# [ABOUT THIS EXERCISE]
What is the number of lines in the listing that contain "beginning"? Give that number only.

# [RECORDS PROVIDED]
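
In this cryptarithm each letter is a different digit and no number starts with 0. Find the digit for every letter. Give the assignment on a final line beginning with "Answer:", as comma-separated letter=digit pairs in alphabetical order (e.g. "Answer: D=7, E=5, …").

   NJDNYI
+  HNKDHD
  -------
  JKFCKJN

Step 1. [col 1: I + D ≡ N (mod 10)] column 1 (I + D ≡ N (mod 10), carry-in 0) doesn't pin N yet; pick N=8 and continue, so N=8.
Step 2. [J] the sum has 7 digits but both addends have 6; that extra leading digit J is the final carry, namely 1. So J=1.
Step 3. [col 1: I + D ≡ N (mod 10)] I=5 is one option consistent with column 1 (I + D ≡ N (mod 10), carry-in 0) — take it. So I=5.
Step 4. [col 1: I + D ≡ N (mod 10)] column 1 reads I+D+carry(0)=N with I=5, N=8; with digits 1,5,8 already taken and all letters distinct, the only value for D is 3 ⇒ D=3.
Step 5. [col 2: Y + H ≡ J (mod 10)] Y=7 is one option consistent with column 2 (Y + H ≡ J (mod 10), carry-in 0) — take it, so Y=7.
Step 6. [col 2: Y + H ≡ J (mod 10)] column 2 reads Y+H+carry(0)=J with Y=7, J=1; with digits 1,3,5,7,8 already taken and all letters distinct, the only value for H is 4 ⇒ H=4.
Step 7. [col 3: N + D ≡ K (mod 10)] from column 3 (N=8, D=3, carry-in 1, digits 1,3,4,5,7,8 already taken and all letters distinct): K must equal 2, so K=2.
Step 8. [col 4: D + K ≡ C (mod 10)] column 4: given D=3, K=2, carry-in 1, and digits 1,2,3,4,5,7,8 already taken and all letters distinct, D+K≡C (mod 10) forces C=6. So C=6.
Step 9. [col 5: J + N ≡ F (mod 10)] in column 5 we have J+N≡F with carry-in 0; given J=1, N=8 and digits 1,2,3,4,5,6,7,8 already taken and all letters distinct, that pins F to 9. So F=9.

Answer: C=6, D=3, F=9, H=4, I=5, J=1, K=2, N=8, Y=7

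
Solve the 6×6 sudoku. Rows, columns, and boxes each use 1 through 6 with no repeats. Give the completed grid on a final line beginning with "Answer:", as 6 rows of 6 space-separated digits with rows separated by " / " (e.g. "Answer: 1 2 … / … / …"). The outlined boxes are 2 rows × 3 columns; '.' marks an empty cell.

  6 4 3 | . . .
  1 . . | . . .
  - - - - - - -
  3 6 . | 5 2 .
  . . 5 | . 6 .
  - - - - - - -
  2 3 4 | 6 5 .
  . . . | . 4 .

Step 1. [r5c6∈{1}] r5c6 is down to just 1 ⇒ r5c6=1.
Step 2. [r2c6∈{2,3,4,5,6}] 6 has one home in row 2: r2c6, so r2c6=6.
Step 3. [r4c4∈{1,3,4}] r4c4 is the only open cell in box 4 admitting 1. So r4c4=1.
Step 4. [r1c4∈{2}] r1c4's peers cover all but 2. So r1c4=2.
Step 5. [r6c2∈{1,5}] across col 2, 1 lands solely at r6c2. So r6c2=1.
Step 6. [r4c6∈{3,4}] r4c6 is the only open cell in row 4 admitting 3 ⇒ r4c6=3.
Step 7. [r6c4∈{3}] nothing but 3 survives at r6c4. So r6c4=3.
Step 8. [r4c2∈{2}] only 2 remains possible at r4c2, so r4c2=2.
Step 9. [r3c3∈{1}] r3c3 has the single candidate 1. So r3c3=1.
Step 10. [r6c6∈{2}] r6c6's peers cover all but 2, so r6c6=2.
Step 11. [r2c4∈{4}] nothing but 4 survives at r2c4. So r2c4=4.
Step 12. [r6c1∈{5}] r6c1's peers cover all but 5. So r6c1=5.
Step 13. [r1c6∈{5}] only 5 remains possible at r1c6. So r1c6=5.
Step 14. [r4c1∈{4}] r4c1's peers cover all but 4, so r4c1=4.
Step 15. [r1c5∈{1}] only 1 remains possible at r1c5. So r1c5=1.
Step 16. [r6c3∈{6}] only 6 remains possible at r6c3 ⇒ r6c3=6.
Step 17. [r2c2∈{5}] r2c2 is down to just 5. So r2c2=5.
Step 18. [r2c5∈{3}] only 3 remains possible at r2c5, so r2c5=3.
Step 19. [r2c3∈{2}] r2c3 has the single candidate 2. So r2c3=2.
Step 20. [r3c6∈{4}] r3c6 has the single candidate 4 ⇒ r3c6=4.

Answer: 6 4 3 2 1 5 / 1 5 2 4 3 6 / 3 6 1 5 2 4 / 4 2 5 1 6 3 / 2 3 4 6 5 1 / 5 1 6 3 4 2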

# [TASK SOLUTION]
2